Would you repeat the whole listing exactly?

------ RECORDS FOR THE TASK ------

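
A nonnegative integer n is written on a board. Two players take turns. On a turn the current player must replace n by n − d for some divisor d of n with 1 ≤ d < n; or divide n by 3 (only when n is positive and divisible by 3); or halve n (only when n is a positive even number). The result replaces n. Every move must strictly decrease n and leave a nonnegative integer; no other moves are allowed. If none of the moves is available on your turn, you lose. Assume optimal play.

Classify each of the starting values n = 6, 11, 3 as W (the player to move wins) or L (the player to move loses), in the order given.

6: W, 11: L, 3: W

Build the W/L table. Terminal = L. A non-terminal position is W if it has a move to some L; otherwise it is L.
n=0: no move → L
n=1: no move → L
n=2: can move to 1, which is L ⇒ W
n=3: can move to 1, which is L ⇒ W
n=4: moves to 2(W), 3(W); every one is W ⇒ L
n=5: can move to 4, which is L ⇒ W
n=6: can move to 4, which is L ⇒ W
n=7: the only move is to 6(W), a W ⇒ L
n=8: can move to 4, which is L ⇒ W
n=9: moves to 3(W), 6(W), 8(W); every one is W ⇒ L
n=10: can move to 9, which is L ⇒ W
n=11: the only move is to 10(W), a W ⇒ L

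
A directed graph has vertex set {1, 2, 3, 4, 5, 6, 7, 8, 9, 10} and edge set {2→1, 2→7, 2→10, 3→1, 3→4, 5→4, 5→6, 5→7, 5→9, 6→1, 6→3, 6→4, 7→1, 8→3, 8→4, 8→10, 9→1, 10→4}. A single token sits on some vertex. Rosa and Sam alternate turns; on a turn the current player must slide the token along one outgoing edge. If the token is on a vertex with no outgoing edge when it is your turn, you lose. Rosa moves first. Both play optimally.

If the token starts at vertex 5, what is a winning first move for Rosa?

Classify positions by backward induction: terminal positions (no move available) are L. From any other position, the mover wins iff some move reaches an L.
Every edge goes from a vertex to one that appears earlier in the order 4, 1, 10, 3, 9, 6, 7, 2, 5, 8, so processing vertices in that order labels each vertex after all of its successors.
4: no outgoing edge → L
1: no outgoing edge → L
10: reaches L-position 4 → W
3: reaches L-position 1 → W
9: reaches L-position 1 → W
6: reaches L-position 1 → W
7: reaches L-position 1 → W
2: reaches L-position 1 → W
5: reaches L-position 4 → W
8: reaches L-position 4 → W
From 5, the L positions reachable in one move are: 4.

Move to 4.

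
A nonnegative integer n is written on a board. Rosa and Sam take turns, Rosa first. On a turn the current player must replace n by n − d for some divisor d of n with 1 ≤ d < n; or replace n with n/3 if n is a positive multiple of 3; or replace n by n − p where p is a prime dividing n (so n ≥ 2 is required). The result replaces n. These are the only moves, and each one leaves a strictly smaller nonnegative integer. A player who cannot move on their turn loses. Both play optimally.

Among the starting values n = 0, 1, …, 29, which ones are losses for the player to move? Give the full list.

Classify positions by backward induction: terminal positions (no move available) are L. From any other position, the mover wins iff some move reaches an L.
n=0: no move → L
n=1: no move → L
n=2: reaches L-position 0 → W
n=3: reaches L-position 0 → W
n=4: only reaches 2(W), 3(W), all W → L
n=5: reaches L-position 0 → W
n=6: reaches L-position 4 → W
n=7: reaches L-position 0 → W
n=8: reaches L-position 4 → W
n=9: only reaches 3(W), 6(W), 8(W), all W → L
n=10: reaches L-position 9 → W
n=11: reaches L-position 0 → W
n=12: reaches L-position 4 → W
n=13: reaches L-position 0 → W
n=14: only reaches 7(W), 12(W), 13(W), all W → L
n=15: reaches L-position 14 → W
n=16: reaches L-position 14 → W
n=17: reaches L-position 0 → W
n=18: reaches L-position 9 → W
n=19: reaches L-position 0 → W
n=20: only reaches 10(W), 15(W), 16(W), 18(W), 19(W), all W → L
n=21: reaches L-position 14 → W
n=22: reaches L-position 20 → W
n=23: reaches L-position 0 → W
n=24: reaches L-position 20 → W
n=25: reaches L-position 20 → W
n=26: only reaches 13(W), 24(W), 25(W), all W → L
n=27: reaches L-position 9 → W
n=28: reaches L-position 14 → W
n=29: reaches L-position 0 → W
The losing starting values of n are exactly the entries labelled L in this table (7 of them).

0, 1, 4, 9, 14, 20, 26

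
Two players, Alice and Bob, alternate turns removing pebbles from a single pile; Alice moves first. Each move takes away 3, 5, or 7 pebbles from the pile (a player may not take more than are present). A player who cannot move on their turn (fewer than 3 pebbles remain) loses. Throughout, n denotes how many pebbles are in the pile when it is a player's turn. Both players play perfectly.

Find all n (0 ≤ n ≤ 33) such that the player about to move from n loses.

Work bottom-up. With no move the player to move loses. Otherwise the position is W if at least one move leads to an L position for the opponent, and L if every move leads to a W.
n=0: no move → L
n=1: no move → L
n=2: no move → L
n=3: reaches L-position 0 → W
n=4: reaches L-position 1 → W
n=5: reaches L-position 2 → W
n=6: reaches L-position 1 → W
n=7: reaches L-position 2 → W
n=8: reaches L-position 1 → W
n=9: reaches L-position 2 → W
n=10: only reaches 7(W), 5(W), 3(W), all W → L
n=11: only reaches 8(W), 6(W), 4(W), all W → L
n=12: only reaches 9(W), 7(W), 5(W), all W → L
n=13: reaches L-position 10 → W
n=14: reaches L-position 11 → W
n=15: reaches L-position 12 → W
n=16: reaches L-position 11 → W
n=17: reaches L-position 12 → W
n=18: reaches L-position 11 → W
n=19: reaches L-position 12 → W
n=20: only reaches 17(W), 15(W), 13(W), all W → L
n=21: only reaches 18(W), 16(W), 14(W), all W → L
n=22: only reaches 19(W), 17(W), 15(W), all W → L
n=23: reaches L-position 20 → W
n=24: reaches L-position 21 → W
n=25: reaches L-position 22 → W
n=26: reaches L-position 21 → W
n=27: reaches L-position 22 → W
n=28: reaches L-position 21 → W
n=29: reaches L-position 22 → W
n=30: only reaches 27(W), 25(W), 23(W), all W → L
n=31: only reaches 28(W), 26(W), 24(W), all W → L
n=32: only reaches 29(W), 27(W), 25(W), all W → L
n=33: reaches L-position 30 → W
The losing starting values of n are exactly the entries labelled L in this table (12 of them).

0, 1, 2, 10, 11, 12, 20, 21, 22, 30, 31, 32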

------

→ SOLVED EXERCISE:
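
A nonnegative integer n is written on a board. Two players take turns. On a turn the current player must replace n by n − d for some divisor d of n with 1 ≤ d < n; or divide n by 3 (only when n is positive and divisible by 3); or halve n (only when n is a positive even number). The result replaces n. Every move must strictly decrease n and leave a nonnegative integer; no other moves are allowed. If none of the moves is available on your turn, you lose. Assume optimal play.

Classify each of the starting values n = 6, 11, 3 as W (the player to move wins) or L (the player to move loses), in the order given.

6: W, 11: L, 3: W

Build the W/L table. Terminal = L. A non-terminal position is W if it has a move to some L; otherwise it is L.
n=0: no move → L
n=1: no move → L
n=2: can move to 1, which is L ⇒ W
n=3: can move to 1, which is L ⇒ W
n=4: moves to 2(W), 3(W); every one is W ⇒ L
n=5: can move to 4, which is L ⇒ W
n=6: can move to 4, which is L ⇒ W
n=7: the only move is to 6(W), a W ⇒ L
n=8: can move to 4, which is L ⇒ W
n=9: moves to 3(W), 6(W), 8(W); every one is W ⇒ L
n=10: can move to 9, which is L ⇒ W
n=11: the only move is to 10(W), a W ⇒ L

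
A directed graph has vertex set {1, 2, 3, 4, 5, 6, 7, 8, 9, 10} and edge set {2→1, 2→7, 2→10, 3→1, 3→4, 5→4, 5→6, 5→7, 5→9, 6→1, 6→3, 6→4, 7→1, 8→3, 8→4, 8→10, 9→1, 10→4}. A single token sits on some vertex. Rosa and Sam alternate turns; on a turn the current player must slide the token along one outgoing edge. If the token is on a vertex with no outgoing edge when it is your turn, you lose. Rosa moves first. Both play optimally.

If the token starts at vertex 5, what is a winning first move for Rosa?

Classify positions by backward induction: terminal positions (no move available) are L. From any other position, the mover wins iff some move reaches an L.
Every edge goes from a vertex to one that appears earlier in the order 4, 1, 10, 3, 9, 6, 7, 2, 5, 8, so processing vertices in that order labels each vertex after all of its successors.
4: no outgoing edge → L
1: no outgoing edge → L
10: reaches L-position 4 → W
3: reaches L-position 1 → W
9: reaches L-position 1 → W
6: reaches L-position 1 → W
7: reaches L-position 1 → W
2: reaches L-position 1 → W
5: reaches L-position 4 → W
8: reaches L-position 4 → W
From 5, the L positions reachable in one move are: 4.

Move to 4.

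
A nonnegative integer n is written on a board. Rosa and Sam take turns, Rosa first. On a turn the current player must replace n by n − d for some divisor d of n with 1 ≤ d < n; or replace n with n/3 if n is a positive multiple of 3; or replace n by n − p where p is a prime dividing n (so n ≥ 2 is required). The result replaces n. These are the only moves, and each one leaves a strictly smaller nonnegative integer. A player who cannot move on their turn loses. Both play optimally.

Among the starting values n = 0, 1, …, 29, which ones are losses for the player to move? Give the full list.

Classify positions by backward induction: terminal positions (no move available) are L. From any other position, the mover wins iff some move reaches an L.
n=0: no move → L
n=1: no move → L
n=2: reaches L-position 0 → W
n=3: reaches L-position 0 → W
n=4: only reaches 2(W), 3(W), all W → L
n=5: reaches L-position 0 → W
n=6: reaches L-position 4 → W
n=7: reaches L-position 0 → W
n=8: reaches L-position 4 → W
n=9: only reaches 3(W), 6(W), 8(W), all W → L
n=10: reaches L-position 9 → W
n=11: reaches L-position 0 → W
n=12: reaches L-position 4 → W
n=13: reaches L-position 0 → W
n=14: only reaches 7(W), 12(W), 13(W), all W → L
n=15: reaches L-position 14 → W
n=16: reaches L-position 14 → W
n=17: reaches L-position 0 → W
n=18: reaches L-position 9 → W
n=19: reaches L-position 0 → W
n=20: only reaches 10(W), 15(W), 16(W), 18(W), 19(W), all W → L
n=21: reaches L-position 14 → W
n=22: reaches L-position 20 → W
n=23: reaches L-position 0 → W
n=24: reaches L-position 20 → W
n=25: reaches L-position 20 → W
n=26: only reaches 13(W), 24(W), 25(W), all W → L
n=27: reaches L-position 9 → W
n=28: reaches L-position 14 → W
n=29: reaches L-position 0 → W
The losing starting values of n are exactly the entries labelled L in this table (7 of them).

0, 1, 4, 9, 14, 20, 26

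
Two players, Alice and Bob, alternate turns removing pebbles from a single pile; Alice moves first. Each move takes away 3, 5, or 7 pebbles from the pile (a player may not take more than are present). A player who cannot move on their turn (fewer than 3 pebbles remain) loses. Throughout, n denotes how many pebbles are in the pile when it is a player's turn. Both players play perfectly.

Find all n (0 ≤ n ≤ 33) such that the player about to move from n loses.

Work bottom-up. With no move the player to move loses. Otherwise the position is W if at least one move leads to an L position for the opponent, and L if every move leads to a W.
n=0: no move → L
n=1: no move → L
n=2: no move → L
n=3: reaches L-position 0 → W
n=4: reaches L-position 1 → W
n=5: reaches L-position 2 → W
n=6: reaches L-position 1 → W
n=7: reaches L-position 2 → W
n=8: reaches L-position 1 → W
n=9: reaches L-position 2 → W
n=10: only reaches 7(W), 5(W), 3(W), all W → L
n=11: only reaches 8(W), 6(W), 4(W), all W → L
n=12: only reaches 9(W), 7(W), 5(W), all W → L
n=13: reaches L-position 10 → W
n=14: reaches L-position 11 → W
n=15: reaches L-position 12 → W
n=16: reaches L-position 11 → W
n=17: reaches L-position 12 → W
n=18: reaches L-position 11 → W
n=19: reaches L-position 12 → W
n=20: only reaches 17(W), 15(W), 13(W), all W → L
n=21: only reaches 18(W), 16(W), 14(W), all W → L
n=22: only reaches 19(W), 17(W), 15(W), all W → L
n=23: reaches L-position 20 → W
n=24: reaches L-position 21 → W
n=25: reaches L-position 22 → W
n=26: reaches L-position 21 → W
n=27: reaches L-position 22 → W
n=28: reaches L-position 21 → W
n=29: reaches L-position 22 → W
n=30: only reaches 27(W), 25(W), 23(W), all W → L
n=31: only reaches 28(W), 26(W), 24(W), all W → L
n=32: only reaches 29(W), 27(W), 25(W), all W → L
n=33: reaches L-position 30 → W
The losing starting values of n are exactly the entries labelled L in this table (12 of them).

0, 1, 2, 10, 11, 12, 20, 21, 22, 30, 31, 32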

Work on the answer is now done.